§ **GIVEN INFORMATION**
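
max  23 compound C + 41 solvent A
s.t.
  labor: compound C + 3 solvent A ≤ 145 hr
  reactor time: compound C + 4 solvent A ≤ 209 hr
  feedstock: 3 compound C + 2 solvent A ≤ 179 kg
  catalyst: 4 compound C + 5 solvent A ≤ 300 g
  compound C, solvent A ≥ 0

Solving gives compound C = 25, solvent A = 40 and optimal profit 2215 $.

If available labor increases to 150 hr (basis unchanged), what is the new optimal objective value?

2250

Binding: labor and catalyst. Non-binding: reactor time (24 unused), feedstock (24 unused).
Slack constraints have shadow price 0 (complementary slackness).
Dual feasibility on the basic columns requires 1·y_labor + 4·y_catalyst = 23, 3·y_labor + 5·y_catalyst = 41.
This yields shadow prices y_labor = 7, y_catalyst = 4.
Δz = y_labor·Δb = 7 × (5) = 35, so new z* = 2215 + 35 = 2250.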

§ **EXERCISE INSTRUCTIONS**
The complete listing above is to be output again exactly.

§ **ANSWER BELOW**
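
max  23 compound C + 41 solvent A
s.t.
  labor: compound C + 3 solvent A ≤ 145 hr
  reactor time: compound C + 4 solvent A ≤ 209 hr
  feedstock: 3 compound C + 2 solvent A ≤ 179 kg
  catalyst: 4 compound C + 5 solvent A ≤ 300 g
  compound C, solvent A ≥ 0

Solving gives compound C = 25, solvent A = 40 and optimal profit 2215 $.

If available labor increases to 150 hr (basis unchanged), what is the new optimal objective value?

2250

Binding: labor and catalyst. Non-binding: reactor time (24 unused), feedstock (24 unused).
Slack constraints have shadow price 0 (complementary slackness).
Dual feasibility on the basic columns requires 1·y_labor + 4·y_catalyst = 23, 3·y_labor + 5·y_catalyst = 41.
This yields shadow prices y_labor = 7, y_catalyst = 4.
Δz = y_labor·Δb = 7 × (5) = 35, so new z* = 2215 + 35 = 2250.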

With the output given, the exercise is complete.